▶ **Extracted entries**
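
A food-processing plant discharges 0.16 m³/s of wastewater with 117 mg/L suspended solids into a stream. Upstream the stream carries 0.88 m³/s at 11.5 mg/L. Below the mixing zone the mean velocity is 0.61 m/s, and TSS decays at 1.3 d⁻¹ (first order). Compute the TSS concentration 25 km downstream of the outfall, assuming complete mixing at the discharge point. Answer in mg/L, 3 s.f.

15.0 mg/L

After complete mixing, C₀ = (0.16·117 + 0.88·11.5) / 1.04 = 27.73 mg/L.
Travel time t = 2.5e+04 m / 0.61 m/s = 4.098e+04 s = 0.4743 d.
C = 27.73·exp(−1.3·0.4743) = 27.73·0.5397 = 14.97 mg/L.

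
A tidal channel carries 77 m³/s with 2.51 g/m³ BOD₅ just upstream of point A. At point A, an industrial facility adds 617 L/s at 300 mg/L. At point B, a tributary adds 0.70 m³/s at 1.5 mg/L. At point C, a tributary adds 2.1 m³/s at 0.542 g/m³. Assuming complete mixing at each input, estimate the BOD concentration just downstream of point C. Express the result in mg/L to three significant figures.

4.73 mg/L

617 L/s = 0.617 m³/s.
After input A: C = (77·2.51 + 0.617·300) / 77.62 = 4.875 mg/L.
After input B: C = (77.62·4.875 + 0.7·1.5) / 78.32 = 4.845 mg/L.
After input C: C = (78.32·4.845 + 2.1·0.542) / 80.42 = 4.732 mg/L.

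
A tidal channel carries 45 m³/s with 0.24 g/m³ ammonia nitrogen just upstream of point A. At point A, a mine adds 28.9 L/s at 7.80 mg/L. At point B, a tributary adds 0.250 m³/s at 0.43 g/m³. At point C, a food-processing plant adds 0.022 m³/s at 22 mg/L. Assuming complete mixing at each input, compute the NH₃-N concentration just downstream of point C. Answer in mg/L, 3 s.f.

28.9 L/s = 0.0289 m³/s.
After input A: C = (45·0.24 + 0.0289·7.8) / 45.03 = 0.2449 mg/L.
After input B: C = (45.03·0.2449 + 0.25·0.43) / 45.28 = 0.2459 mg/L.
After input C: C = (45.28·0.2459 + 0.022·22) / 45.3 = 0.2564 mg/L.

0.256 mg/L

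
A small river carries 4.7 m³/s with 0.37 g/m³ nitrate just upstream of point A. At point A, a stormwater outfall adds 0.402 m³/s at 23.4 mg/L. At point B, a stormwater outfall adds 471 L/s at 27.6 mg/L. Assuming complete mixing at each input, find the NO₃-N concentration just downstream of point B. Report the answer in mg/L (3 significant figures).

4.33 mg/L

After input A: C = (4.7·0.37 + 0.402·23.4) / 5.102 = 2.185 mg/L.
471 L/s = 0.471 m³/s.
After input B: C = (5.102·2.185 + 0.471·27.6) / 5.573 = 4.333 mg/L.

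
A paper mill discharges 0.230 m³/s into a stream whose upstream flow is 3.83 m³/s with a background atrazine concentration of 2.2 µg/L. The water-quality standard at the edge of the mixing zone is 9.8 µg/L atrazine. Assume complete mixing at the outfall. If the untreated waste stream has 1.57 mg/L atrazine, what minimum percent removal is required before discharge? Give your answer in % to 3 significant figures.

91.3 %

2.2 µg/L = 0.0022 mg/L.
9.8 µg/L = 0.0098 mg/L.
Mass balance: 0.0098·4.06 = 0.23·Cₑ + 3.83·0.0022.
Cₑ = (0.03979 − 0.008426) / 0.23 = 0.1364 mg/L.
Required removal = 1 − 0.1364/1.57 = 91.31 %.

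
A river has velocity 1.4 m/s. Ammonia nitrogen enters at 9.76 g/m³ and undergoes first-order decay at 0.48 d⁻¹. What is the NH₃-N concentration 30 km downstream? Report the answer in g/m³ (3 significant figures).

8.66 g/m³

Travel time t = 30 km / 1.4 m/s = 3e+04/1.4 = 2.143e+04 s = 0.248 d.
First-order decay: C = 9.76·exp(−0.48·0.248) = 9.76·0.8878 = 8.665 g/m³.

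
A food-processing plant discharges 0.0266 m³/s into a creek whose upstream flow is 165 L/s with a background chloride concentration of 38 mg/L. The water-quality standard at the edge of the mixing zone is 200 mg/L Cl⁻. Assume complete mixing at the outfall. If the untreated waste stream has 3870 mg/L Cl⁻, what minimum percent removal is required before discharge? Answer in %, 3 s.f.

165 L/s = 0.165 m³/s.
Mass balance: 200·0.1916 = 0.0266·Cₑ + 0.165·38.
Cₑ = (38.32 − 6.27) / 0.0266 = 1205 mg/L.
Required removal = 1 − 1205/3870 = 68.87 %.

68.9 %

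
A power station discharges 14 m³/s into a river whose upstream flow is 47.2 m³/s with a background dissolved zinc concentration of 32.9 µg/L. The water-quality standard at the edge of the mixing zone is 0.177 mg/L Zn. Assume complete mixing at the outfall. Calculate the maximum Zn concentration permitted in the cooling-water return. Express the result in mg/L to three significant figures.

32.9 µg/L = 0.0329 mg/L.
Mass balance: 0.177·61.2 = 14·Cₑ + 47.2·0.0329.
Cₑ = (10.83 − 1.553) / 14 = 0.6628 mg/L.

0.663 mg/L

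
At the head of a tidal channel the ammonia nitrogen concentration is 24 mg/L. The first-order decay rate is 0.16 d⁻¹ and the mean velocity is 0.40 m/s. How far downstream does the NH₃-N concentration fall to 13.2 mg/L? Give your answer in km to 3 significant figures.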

▶ **Task requirements**
Reproduce the entries exactly as they appear.

▶ **Output for this task**
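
A food-processing plant discharges 0.16 m³/s of wastewater with 117 mg/L suspended solids into a stream. Upstream the stream carries 0.88 m³/s at 11.5 mg/L. Below the mixing zone the mean velocity is 0.61 m/s, and TSS decays at 1.3 d⁻¹ (first order). Compute the TSS concentration 25 km downstream of the outfall, assuming complete mixing at the discharge point. Answer in mg/L, 3 s.f.

15.0 mg/L

After complete mixing, C₀ = (0.16·117 + 0.88·11.5) / 1.04 = 27.73 mg/L.
Travel time t = 2.5e+04 m / 0.61 m/s = 4.098e+04 s = 0.4743 d.
C = 27.73·exp(−1.3·0.4743) = 27.73·0.5397 = 14.97 mg/L.

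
A tidal channel carries 77 m³/s with 2.51 g/m³ BOD₅ just upstream of point A. At point A, an industrial facility adds 617 L/s at 300 mg/L. At point B, a tributary adds 0.70 m³/s at 1.5 mg/L. At point C, a tributary adds 2.1 m³/s at 0.542 g/m³. Assuming complete mixing at each input, estimate the BOD concentration just downstream of point C. Express the result in mg/L to three significant figures.

4.73 mg/L

617 L/s = 0.617 m³/s.
After input A: C = (77·2.51 + 0.617·300) / 77.62 = 4.875 mg/L.
After input B: C = (77.62·4.875 + 0.7·1.5) / 78.32 = 4.845 mg/L.
After input C: C = (78.32·4.845 + 2.1·0.542) / 80.42 = 4.732 mg/L.

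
A tidal channel carries 45 m³/s with 0.24 g/m³ ammonia nitrogen just upstream of point A. At point A, a mine adds 28.9 L/s at 7.80 mg/L. At point B, a tributary adds 0.250 m³/s at 0.43 g/m³. At point C, a food-processing plant adds 0.022 m³/s at 22 mg/L. Assuming complete mixing at each input, compute the NH₃-N concentration just downstream of point C. Answer in mg/L, 3 s.f.

28.9 L/s = 0.0289 m³/s.
After input A: C = (45·0.24 + 0.0289·7.8) / 45.03 = 0.2449 mg/L.
After input B: C = (45.03·0.2449 + 0.25·0.43) / 45.28 = 0.2459 mg/L.
After input C: C = (45.28·0.2459 + 0.022·22) / 45.3 = 0.2564 mg/L.

0.256 mg/L

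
A small river carries 4.7 m³/s with 0.37 g/m³ nitrate just upstream of point A. At point A, a stormwater outfall adds 0.402 m³/s at 23.4 mg/L. At point B, a stormwater outfall adds 471 L/s at 27.6 mg/L. Assuming complete mixing at each input, find the NO₃-N concentration just downstream of point B. Report the answer in mg/L (3 significant figures).

4.33 mg/L

After input A: C = (4.7·0.37 + 0.402·23.4) / 5.102 = 2.185 mg/L.
471 L/s = 0.471 m³/s.
After input B: C = (5.102·2.185 + 0.471·27.6) / 5.573 = 4.333 mg/L.

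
A paper mill discharges 0.230 m³/s into a stream whose upstream flow is 3.83 m³/s with a background atrazine concentration of 2.2 µg/L. The water-quality standard at the edge of the mixing zone is 9.8 µg/L atrazine. Assume complete mixing at the outfall. If the untreated waste stream has 1.57 mg/L atrazine, what minimum percent removal is required before discharge? Give your answer in % to 3 significant figures.

91.3 %

2.2 µg/L = 0.0022 mg/L.
9.8 µg/L = 0.0098 mg/L.
Mass balance: 0.0098·4.06 = 0.23·Cₑ + 3.83·0.0022.
Cₑ = (0.03979 − 0.008426) / 0.23 = 0.1364 mg/L.
Required removal = 1 − 0.1364/1.57 = 91.31 %.

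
A river has velocity 1.4 m/s. Ammonia nitrogen enters at 9.76 g/m³ and undergoes first-order decay at 0.48 d⁻¹. What is the NH₃-N concentration 30 km downstream? Report the answer in g/m³ (3 significant figures).

8.66 g/m³

Travel time t = 30 km / 1.4 m/s = 3e+04/1.4 = 2.143e+04 s = 0.248 d.
First-order decay: C = 9.76·exp(−0.48·0.248) = 9.76·0.8878 = 8.665 g/m³.

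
A food-processing plant discharges 0.0266 m³/s into a creek whose upstream flow is 165 L/s with a background chloride concentration of 38 mg/L. The water-quality standard at the edge of the mixing zone is 200 mg/L Cl⁻. Assume complete mixing at the outfall. If the untreated waste stream has 3870 mg/L Cl⁻, what minimum percent removal is required before discharge? Answer in %, 3 s.f.

165 L/s = 0.165 m³/s.
Mass balance: 200·0.1916 = 0.0266·Cₑ + 0.165·38.
Cₑ = (38.32 − 6.27) / 0.0266 = 1205 mg/L.
Required removal = 1 − 1205/3870 = 68.87 %.

68.9 %

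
A power station discharges 14 m³/s into a river whose upstream flow is 47.2 m³/s with a background dissolved zinc concentration of 32.9 µg/L. The water-quality standard at the edge of the mixing zone is 0.177 mg/L Zn. Assume complete mixing at the outfall. Calculate the maximum Zn concentration permitted in the cooling-water return. Express the result in mg/L to three significant figures.

32.9 µg/L = 0.0329 mg/L.
Mass balance: 0.177·61.2 = 14·Cₑ + 47.2·0.0329.
Cₑ = (10.83 − 1.553) / 14 = 0.6628 mg/L.

0.663 mg/L

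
At the head of a tidal channel the ammonia nitrogen concentration is 24 mg/L. The first-order decay rate is 0.16 d⁻¹ and the mean velocity is 0.40 m/s. How far downstream does the NH₃-N concentration fall to 13.2 mg/L? Give your answer in km to 3 significant figures.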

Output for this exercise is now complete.